━━━ Exercise inputs

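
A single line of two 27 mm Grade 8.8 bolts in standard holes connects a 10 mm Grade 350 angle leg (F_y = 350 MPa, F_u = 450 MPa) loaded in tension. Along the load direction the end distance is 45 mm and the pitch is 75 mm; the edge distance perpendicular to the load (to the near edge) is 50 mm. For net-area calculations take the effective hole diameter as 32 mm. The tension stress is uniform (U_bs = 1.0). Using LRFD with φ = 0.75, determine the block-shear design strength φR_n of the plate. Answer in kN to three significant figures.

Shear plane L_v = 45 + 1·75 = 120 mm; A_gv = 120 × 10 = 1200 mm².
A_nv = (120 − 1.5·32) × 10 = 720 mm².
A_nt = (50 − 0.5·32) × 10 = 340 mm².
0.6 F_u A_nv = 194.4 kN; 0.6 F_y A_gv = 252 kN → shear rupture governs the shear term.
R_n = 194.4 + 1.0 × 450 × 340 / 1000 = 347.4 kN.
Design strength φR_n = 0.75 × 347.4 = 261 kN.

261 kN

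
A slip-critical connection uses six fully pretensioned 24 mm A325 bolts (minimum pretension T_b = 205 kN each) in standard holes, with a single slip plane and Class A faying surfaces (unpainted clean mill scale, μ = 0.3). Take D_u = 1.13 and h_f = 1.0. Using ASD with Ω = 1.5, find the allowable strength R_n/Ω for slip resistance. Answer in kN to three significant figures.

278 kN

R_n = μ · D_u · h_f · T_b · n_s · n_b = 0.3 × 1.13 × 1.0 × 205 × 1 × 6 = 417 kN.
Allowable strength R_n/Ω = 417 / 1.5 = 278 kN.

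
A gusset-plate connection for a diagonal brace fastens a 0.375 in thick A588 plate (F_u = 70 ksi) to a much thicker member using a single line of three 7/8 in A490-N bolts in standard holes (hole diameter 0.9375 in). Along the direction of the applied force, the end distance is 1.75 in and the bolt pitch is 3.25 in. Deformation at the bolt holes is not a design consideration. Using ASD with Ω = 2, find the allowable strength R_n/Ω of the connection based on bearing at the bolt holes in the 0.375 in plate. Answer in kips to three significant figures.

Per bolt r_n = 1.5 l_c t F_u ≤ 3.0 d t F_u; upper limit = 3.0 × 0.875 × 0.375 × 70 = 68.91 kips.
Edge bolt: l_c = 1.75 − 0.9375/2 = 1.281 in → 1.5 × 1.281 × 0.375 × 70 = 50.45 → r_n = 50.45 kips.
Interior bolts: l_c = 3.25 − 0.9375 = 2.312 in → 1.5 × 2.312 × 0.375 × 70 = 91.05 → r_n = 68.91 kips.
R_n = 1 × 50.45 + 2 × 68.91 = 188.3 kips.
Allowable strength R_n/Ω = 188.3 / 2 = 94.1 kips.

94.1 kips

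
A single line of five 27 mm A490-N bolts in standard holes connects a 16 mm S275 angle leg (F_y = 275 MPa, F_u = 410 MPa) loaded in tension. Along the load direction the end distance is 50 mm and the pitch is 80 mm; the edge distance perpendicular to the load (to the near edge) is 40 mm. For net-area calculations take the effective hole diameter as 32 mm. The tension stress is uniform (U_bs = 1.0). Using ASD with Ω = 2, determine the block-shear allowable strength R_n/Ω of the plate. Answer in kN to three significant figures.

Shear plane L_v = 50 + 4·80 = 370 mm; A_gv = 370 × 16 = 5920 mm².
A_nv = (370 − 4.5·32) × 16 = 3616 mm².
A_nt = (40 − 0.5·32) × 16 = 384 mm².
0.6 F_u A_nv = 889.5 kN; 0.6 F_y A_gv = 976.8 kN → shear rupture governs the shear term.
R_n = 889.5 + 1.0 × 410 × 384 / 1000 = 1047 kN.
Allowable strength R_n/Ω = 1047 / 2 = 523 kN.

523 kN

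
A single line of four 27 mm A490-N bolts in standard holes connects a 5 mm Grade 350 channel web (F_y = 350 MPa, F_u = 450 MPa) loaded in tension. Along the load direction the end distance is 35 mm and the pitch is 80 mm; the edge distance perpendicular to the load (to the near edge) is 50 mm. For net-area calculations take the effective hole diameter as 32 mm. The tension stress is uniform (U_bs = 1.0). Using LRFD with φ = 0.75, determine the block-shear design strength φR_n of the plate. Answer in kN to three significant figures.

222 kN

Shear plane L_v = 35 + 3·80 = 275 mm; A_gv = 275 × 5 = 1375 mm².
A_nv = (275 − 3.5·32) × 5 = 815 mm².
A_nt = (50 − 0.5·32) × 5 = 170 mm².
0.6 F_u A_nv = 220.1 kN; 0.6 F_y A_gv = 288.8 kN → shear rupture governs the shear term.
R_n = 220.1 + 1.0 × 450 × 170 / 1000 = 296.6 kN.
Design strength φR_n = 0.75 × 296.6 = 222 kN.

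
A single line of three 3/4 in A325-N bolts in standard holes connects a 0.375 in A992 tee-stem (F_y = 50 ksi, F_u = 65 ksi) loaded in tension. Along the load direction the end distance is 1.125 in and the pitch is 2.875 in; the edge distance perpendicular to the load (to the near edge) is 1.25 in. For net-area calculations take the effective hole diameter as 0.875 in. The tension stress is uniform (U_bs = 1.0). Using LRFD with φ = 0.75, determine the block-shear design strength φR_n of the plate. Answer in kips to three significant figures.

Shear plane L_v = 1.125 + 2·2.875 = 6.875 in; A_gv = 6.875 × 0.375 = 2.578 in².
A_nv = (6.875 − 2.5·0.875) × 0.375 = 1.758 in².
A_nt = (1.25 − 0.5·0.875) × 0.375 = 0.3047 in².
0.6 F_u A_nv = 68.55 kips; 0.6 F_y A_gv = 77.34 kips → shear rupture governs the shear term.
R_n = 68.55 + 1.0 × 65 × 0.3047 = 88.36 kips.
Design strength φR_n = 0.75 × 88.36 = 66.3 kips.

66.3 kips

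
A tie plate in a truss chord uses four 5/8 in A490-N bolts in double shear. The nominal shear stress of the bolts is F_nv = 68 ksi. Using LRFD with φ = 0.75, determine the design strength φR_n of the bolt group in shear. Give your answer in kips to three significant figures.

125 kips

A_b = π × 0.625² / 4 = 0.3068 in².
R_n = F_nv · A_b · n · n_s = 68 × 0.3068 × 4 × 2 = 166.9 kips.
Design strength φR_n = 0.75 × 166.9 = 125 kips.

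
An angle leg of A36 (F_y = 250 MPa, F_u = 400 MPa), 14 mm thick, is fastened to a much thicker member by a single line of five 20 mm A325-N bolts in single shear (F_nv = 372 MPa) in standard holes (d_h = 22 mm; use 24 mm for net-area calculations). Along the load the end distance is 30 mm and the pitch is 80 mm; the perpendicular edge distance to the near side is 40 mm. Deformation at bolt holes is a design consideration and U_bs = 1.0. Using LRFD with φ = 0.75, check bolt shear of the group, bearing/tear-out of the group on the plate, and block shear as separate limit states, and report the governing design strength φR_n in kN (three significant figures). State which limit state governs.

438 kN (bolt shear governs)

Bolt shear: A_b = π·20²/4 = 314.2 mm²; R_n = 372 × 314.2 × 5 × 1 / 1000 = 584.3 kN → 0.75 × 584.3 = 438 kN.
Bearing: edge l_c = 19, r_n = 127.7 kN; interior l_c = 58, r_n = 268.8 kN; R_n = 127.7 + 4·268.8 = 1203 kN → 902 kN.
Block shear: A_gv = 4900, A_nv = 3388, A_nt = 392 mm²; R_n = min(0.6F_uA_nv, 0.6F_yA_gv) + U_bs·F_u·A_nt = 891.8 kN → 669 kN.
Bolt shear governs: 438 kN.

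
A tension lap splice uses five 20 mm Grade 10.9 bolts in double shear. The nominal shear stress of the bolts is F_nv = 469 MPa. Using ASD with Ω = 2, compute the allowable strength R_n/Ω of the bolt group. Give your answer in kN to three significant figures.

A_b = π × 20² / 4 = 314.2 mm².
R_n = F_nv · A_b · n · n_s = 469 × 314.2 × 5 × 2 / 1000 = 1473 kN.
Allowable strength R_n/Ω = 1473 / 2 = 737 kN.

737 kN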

━━━━━━

Could you write out only the lines of the listing above from the one that contains "A tension lap" through its final line, exactly and inclusive?

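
A tension lap splice uses five 20 mm Grade 10.9 bolts in double shear. The nominal shear stress of the bolts is F_nv = 469 MPa. Using ASD with Ω = 2, compute the allowable strength R_n/Ω of the bolt group. Give your answer in kN to three significant figures.

A_b = π × 20² / 4 = 314.2 mm².
R_n = F_nv · A_b · n · n_s = 469 × 314.2 × 5 × 2 / 1000 = 1473 kN.
Allowable strength R_n/Ω = 1473 / 2 = 737 kN.

737 kN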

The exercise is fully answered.